Exercise aim: Check every line of the entries for "handles", and copy the lines that hold it.

Available data section start

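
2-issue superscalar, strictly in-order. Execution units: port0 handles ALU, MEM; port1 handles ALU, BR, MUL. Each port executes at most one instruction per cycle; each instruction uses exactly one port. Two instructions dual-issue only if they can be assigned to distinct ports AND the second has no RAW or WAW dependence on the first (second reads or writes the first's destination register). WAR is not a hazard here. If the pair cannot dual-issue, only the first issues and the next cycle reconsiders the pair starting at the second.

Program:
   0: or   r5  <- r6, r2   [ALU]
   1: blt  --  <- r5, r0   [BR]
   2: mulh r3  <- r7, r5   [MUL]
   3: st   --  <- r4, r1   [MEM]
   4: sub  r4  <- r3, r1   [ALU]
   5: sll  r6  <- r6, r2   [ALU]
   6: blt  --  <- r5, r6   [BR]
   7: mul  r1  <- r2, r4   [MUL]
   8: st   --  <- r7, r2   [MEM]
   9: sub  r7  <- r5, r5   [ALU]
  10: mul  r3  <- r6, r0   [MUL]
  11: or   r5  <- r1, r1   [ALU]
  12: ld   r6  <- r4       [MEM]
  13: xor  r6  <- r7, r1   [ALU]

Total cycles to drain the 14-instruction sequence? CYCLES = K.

CYCLES = 9

t=0 i0:or.ALU ; RAW r5
t=1 i1:blt.BR ; no-port BR/MUL
t=2 i2/i3:mulh.MUL;st.MEM ; dual
t=3 i4/i5:sub.ALU;sll.ALU ; dual
t=4 i6:blt.BR ; no-port BR/MUL
t=5 i7/i8:mul.MUL;st.MEM ; dual
t=6 i9/i10:sub.ALU;mul.MUL ; dual
t=7 i11/i12:or.ALU;ld.MEM ; dual
t=8 i13:xor.ALU ; tail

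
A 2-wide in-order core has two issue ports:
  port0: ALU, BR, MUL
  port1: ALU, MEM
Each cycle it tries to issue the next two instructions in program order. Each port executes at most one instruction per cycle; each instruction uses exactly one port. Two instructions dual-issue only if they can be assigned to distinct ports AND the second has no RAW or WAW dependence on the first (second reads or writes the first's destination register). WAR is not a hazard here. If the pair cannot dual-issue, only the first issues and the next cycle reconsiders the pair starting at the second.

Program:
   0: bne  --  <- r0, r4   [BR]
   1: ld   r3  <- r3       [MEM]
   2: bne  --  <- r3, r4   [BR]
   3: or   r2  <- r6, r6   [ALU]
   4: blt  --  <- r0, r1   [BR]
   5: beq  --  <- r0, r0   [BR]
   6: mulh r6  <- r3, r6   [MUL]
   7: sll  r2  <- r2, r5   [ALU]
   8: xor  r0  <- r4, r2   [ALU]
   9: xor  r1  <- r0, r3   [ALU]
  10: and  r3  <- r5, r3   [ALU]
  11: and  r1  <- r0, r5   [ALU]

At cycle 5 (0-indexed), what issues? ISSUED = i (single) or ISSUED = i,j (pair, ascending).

[0] i0,i1  bne+ld  -- 2-wide
[1] i2,i3  bne+or  -- 2-wide
[2] i4  blt  -- no-port BR/BR
[3] i5  beq  -- no-port BR/MUL
[4] i6,i7  mulh+sll  -- 2-wide
[5] i8  xor  -- RAW r0
[6] i9,i10  xor+and  -- 2-wide
[7] i11  and  -- tail

ISSUED = 8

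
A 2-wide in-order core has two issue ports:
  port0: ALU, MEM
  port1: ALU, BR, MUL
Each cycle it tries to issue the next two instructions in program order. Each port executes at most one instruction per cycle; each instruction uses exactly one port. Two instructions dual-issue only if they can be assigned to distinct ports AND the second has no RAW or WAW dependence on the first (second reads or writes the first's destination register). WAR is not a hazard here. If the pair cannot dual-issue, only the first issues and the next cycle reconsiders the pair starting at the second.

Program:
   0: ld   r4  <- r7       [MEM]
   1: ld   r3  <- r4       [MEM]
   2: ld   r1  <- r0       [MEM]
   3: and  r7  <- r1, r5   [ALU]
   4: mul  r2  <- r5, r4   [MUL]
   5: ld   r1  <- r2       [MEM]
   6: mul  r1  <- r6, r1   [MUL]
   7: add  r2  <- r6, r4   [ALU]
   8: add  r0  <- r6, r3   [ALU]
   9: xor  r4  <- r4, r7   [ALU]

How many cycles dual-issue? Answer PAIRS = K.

PAIRS = 3

0. ld.MEM @i0  | no-port MEM/MEM
1. ld.MEM @i1  | no-port MEM/MEM
2. ld.MEM @i2  | RAW r1
3. and.ALU/mul.MUL @i3,i4  | 2-wide
4. ld.MEM @i5  | RAW+WAW r1
5. mul.MUL/add.ALU @i6,i7  | 2-wide
6. add.ALU/xor.ALU @i8,i9  | 2-wide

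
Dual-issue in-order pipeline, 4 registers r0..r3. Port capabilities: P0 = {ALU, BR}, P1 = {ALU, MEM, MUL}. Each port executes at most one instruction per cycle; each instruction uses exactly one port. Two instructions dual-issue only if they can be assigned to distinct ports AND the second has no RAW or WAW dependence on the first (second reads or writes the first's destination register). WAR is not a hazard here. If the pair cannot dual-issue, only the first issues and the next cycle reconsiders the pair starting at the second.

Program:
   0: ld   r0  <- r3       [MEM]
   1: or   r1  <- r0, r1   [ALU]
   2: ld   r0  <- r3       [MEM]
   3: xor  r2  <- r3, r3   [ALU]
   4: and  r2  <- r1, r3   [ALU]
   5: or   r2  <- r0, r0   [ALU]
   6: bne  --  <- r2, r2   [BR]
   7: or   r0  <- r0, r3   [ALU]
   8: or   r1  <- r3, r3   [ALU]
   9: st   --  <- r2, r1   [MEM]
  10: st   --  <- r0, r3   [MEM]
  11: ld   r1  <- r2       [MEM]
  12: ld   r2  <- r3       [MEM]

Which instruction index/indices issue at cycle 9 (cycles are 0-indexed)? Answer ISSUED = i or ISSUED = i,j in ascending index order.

ISSUED = 11

0. ld.MEM @i0  | RAW r0
1. or.ALU ld.MEM @i1,i2  | 2-wide
2. xor.ALU @i3  | WAW r2
3. and.ALU @i4  | WAW r2
4. or.ALU @i5  | RAW r2
5. bne.BR or.ALU @i6,i7  | 2-wide
6. or.ALU @i8  | RAW r1
7. st.MEM @i9  | no-port MEM/MEM
8. st.MEM @i10  | no-port MEM/MEM
9. ld.MEM @i11  | no-port MEM/MEM
10. ld.MEM @i12  | tail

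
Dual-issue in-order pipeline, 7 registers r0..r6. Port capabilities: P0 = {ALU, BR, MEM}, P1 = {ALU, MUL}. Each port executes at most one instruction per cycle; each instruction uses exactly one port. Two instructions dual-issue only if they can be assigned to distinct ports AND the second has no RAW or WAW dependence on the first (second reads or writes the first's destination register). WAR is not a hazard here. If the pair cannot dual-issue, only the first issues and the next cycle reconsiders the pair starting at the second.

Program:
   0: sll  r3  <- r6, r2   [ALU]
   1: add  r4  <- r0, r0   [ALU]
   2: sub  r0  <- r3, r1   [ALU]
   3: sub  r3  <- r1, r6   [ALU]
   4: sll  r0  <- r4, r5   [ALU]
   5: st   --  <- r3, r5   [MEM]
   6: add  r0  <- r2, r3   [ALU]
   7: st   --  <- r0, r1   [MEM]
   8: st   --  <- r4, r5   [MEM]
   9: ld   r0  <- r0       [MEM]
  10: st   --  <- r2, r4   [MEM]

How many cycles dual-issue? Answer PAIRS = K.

0. sll.ALU/add.ALU @i0+i1  | dual
1. sub.ALU/sub.ALU @i2+i3  | dual
2. sll.ALU/st.MEM @i4+i5  | dual
3. add.ALU @i6  | RAW r0
4. st.MEM @i7  | no-port MEM/MEM
5. st.MEM @i8  | no-port MEM/MEM
6. ld.MEM @i9  | no-port MEM/MEM
7. st.MEM @i10  | tail

PAIRS = 3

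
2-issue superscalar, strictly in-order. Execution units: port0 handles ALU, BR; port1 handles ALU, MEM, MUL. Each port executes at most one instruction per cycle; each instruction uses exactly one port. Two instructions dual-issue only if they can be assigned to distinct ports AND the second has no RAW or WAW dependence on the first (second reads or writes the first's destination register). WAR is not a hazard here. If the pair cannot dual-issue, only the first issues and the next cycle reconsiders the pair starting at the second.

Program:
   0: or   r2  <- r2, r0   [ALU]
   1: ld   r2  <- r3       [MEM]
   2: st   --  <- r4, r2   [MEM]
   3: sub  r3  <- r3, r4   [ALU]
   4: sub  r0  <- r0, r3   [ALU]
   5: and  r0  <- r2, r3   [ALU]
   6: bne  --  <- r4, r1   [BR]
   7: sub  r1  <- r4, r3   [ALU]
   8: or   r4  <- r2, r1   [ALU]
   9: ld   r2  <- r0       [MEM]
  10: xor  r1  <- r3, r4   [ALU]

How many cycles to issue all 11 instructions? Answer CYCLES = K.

CYCLES = 8

#0 head=0: or i0 WAW r2
#1 head=1: ld i1 no-port MEM/MEM
#2 head=2: st;sub i2&i3 pair
#3 head=4: sub i4 WAW r0
#4 head=5: and;bne i5&i6 pair
#5 head=7: sub i7 RAW r1
#6 head=8: or;ld i8&i9 pair
#7 head=10: xor i10 tail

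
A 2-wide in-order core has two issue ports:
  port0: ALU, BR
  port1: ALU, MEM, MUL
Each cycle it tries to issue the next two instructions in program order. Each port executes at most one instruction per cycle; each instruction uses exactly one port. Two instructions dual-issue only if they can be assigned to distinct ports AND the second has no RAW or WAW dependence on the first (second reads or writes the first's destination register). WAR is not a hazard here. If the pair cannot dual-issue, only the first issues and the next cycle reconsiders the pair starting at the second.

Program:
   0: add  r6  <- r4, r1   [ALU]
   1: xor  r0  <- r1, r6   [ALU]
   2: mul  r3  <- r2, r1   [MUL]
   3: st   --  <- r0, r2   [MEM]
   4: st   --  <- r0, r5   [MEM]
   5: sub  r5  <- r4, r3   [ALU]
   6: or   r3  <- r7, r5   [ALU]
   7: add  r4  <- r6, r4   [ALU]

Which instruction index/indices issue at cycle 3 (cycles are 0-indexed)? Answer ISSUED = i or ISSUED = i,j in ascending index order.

ISSUED = 4,5

c0: i0 add.ALU  RAW r6
c1: i1&i2 xor.ALU+mul.MUL  dual
c2: i3 st.MEM  no-port MEM/MEM
c3: i4&i5 st.MEM+sub.ALU  dual
c4: i6&i7 or.ALU+add.ALU  dual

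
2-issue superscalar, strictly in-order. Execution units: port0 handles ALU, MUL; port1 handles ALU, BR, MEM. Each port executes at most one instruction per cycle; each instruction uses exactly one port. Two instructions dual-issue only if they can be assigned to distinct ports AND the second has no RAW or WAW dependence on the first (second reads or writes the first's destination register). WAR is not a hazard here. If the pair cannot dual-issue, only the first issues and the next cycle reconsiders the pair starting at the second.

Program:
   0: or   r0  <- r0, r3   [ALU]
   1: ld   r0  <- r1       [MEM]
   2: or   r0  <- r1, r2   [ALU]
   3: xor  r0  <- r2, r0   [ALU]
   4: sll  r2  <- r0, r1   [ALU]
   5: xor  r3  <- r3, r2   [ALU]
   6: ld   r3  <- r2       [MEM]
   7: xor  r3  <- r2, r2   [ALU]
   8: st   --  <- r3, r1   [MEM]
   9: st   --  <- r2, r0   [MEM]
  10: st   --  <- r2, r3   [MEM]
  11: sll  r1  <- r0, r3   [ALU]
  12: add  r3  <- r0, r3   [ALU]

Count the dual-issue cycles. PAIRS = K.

  cy0 -> i0 (or) WAW r0
  cy1 -> i1 (ld) WAW r0
  cy2 -> i2 (or) RAW+WAW r0
  cy3 -> i3 (xor) RAW r0
  cy4 -> i4 (sll) RAW r2
  cy5 -> i5 (xor) WAW r3
  cy6 -> i6 (ld) WAW r3
  cy7 -> i7 (xor) RAW r3
  cy8 -> i8 (st) no-port MEM/MEM
  cy9 -> i9 (st) no-port MEM/MEM
  cy10 -> i10+i11 (st;sll) pair
  cy11 -> i12 (add) tail

PAIRS = 1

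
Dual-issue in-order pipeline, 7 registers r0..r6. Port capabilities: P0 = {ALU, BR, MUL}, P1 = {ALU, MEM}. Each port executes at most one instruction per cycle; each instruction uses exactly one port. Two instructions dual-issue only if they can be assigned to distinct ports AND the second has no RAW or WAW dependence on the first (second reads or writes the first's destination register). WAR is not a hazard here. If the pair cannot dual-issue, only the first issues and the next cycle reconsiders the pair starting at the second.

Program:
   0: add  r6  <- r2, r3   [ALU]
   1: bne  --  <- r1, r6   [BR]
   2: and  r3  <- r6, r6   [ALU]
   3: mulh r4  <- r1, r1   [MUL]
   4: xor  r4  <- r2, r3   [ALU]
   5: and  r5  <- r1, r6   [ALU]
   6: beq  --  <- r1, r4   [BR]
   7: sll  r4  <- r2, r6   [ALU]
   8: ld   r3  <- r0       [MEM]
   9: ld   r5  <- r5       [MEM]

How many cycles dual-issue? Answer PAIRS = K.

PAIRS = 3

c0: i0 add  RAW r6
c1: i1/i2 bne/and  pair
c2: i3 mulh  WAW r4
c3: i4/i5 xor/and  pair
c4: i6/i7 beq/sll  pair
c5: i8 ld  no-port MEM/MEM
c6: i9 ld  tail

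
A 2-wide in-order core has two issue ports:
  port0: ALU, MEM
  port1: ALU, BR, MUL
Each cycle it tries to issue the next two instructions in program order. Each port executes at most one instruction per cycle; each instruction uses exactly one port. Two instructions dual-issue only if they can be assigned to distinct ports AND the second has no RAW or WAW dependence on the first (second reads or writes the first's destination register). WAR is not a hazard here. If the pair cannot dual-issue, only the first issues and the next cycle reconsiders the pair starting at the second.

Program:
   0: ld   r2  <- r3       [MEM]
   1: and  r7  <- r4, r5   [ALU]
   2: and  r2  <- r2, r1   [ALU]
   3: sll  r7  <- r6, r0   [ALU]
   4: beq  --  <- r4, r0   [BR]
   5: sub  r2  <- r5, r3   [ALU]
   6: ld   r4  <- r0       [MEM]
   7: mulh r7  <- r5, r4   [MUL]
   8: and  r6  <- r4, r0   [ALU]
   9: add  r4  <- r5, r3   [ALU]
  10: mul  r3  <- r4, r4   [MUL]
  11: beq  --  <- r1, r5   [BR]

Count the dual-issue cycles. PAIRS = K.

  cy0 -> i0+i1 (ld.MEM/and.ALU) dual
  cy1 -> i2+i3 (and.ALU/sll.ALU) dual
  cy2 -> i4+i5 (beq.BR/sub.ALU) dual
  cy3 -> i6 (ld.MEM) RAW r4
  cy4 -> i7+i8 (mulh.MUL/and.ALU) dual
  cy5 -> i9 (add.ALU) RAW r4
  cy6 -> i10 (mul.MUL) no-port MUL/BR
  cy7 -> i11 (beq.BR) tail

PAIRS = 4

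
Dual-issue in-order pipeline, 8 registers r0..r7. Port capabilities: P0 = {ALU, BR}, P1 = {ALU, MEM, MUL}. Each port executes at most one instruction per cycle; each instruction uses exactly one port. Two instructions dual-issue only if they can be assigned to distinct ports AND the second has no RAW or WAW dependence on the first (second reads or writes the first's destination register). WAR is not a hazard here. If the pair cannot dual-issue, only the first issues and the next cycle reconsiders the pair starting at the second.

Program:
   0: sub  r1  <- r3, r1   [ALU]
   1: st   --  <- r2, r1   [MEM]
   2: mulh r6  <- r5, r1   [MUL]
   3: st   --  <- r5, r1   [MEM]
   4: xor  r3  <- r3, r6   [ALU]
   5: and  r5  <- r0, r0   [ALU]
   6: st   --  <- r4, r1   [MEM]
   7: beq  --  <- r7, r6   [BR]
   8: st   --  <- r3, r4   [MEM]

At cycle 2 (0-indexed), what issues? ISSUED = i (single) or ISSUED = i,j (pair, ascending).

ISSUED = 2

t=0 i0:sub ; RAW r1
t=1 i1:st ; no-port MEM/MUL
t=2 i2:mulh ; no-port MUL/MEM
t=3 i3&i4:st xor ; dual
t=4 i5&i6:and st ; dual
t=5 i7&i8:beq st ; dual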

Available data section end

Response to the task:
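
2-issue superscalar, strictly in-order. Execution units: port0 handles ALU, MEM; port1 handles ALU, BR, MUL. Each port executes at most one instruction per cycle; each instruction uses exactly one port. Two instructions dual-issue only if they can be assigned to distinct ports AND the second has no RAW or WAW dependence on the first (second reads or writes the first's destination register). WAR is not a hazard here. If the pair cannot dual-issue, only the first issues and the next cycle reconsiders the pair starting at the second.
2-issue superscalar, strictly in-order. Execution units: port0 handles ALU, BR; port1 handles ALU, MEM, MUL. Each port executes at most one instruction per cycle; each instruction uses exactly one port. Two instructions dual-issue only if they can be assigned to distinct ports AND the second has no RAW or WAW dependence on the first (second reads or writes the first's destination register). WAR is not a hazard here. If the pair cannot dual-issue, only the first issues and the next cycle reconsiders the pair starting at the second.
2-issue superscalar, strictly in-order. Execution units: port0 handles ALU, MUL; port1 handles ALU, BR, MEM. Each port executes at most one instruction per cycle; each instruction uses exactly one port. Two instructions dual-issue only if they can be assigned to distinct ports AND the second has no RAW or WAW dependence on the first (second reads or writes the first's destination register). WAR is not a hazard here. If the pair cannot dual-issue, only the first issues and the next cycle reconsiders the pair starting at the second.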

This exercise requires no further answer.